----- Extracted information

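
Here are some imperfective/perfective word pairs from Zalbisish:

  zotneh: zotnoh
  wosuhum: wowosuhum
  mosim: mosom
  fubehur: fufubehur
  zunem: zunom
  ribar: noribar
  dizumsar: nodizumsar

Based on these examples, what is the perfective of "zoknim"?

mosim and wosuhum both end in -m yet inflect differently (mosom, wowosuhum), so the final letter is not what conditions the rule; the last vowel is.
"zoknim" has last vowel 'i'. The one such stem in the data (mosim → mosom) changes the last vowel to 'o' (as do zotneh, zunem), so the same rule applies.
So zoknim → zoknom.

zoknom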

----------

▸ **What to work on**
Copy all of the data exactly.

▸ **Your solution**
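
Here are some imperfective/perfective word pairs from Zalbisish:

  zotneh: zotnoh
  wosuhum: wowosuhum
  mosim: mosom
  fubehur: fufubehur
  zunem: zunom
  ribar: noribar
  dizumsar: nodizumsar

Based on these examples, what is the perfective of "zoknim"?

mosim and wosuhum both end in -m yet inflect differently (mosom, wowosuhum), so the final letter is not what conditions the rule; the last vowel is.
"zoknim" has last vowel 'i'. The one such stem in the data (mosim → mosom) changes the last vowel to 'o' (as do zotneh, zunem), so the same rule applies.
So zoknim → zoknom.

zoknom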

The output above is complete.